Your instructions | This task calls for copying every line in the data below that contains the word "tableau".

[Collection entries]
Start of Block
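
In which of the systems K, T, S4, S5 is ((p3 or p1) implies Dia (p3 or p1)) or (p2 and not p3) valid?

T, S4, S5

K-tableau for the negation not (((p3 or p1) implies Dia (p3 or p1)) or (p2 and not p3)):
1. not (((p3 or p1) implies Dia (p3 or p1)) or (p2 and not p3)), 0
2. not ((p3 or p1) implies Dia (p3 or p1)), 0   [neg-or-rule on 1]
3. not (p2 and not p3), 0   [neg-or-rule on 1]
4. p3 or p1, 0   [neg-implies-rule on 2]
5. not Dia (p3 or p1), 0   [neg-implies-rule on 2]
6. p3, 0   [neg-and-rule on 3 (branches; this branch)]
7. p1, 0   [or-rule on 4 (branches; this branch)]
Complete open branch: countermodel on a K-frame, so not valid in K.
T-tableau for the negation not (((p3 or p1) implies Dia (p3 or p1)) or (p2 and not p3)):
1. not (((p3 or p1) implies Dia (p3 or p1)) or (p2 and not p3)), 0
2. not ((p3 or p1) implies Dia (p3 or p1)), 0   [neg-or-rule on 1]
3. not (p2 and not p3), 0   [neg-or-rule on 1]
4. p3 or p1, 0   [neg-implies-rule on 2]
5. not Dia (p3 or p1), 0   [neg-implies-rule on 2]
6. not (p3 or p1), 0   [neg-Dia-rule on 5 via 0R0]
7. not p3, 0   [neg-or-rule on 6]
8. not p1, 0   [neg-or-rule on 6]
9. not p2, 0   [neg-and-rule on 3 (branches; this branch)]
10. p1, 0   [or-rule on 4 (branches; this branch)]
Accessibility: 0R0
Branch closes: p1 and not p1 both at 0.
Every branch closes (one shown): valid in T, hence also in S4, S5 (every theorem of T is a theorem of S4 and S5).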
End of Block
Result |
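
K-tableau for the negation not (((p3 or p1) implies Dia (p3 or p1)) or (p2 and not p3)):
T-tableau for the negation not (((p3 or p1) implies Dia (p3 or p1)) or (p2 and not p3)):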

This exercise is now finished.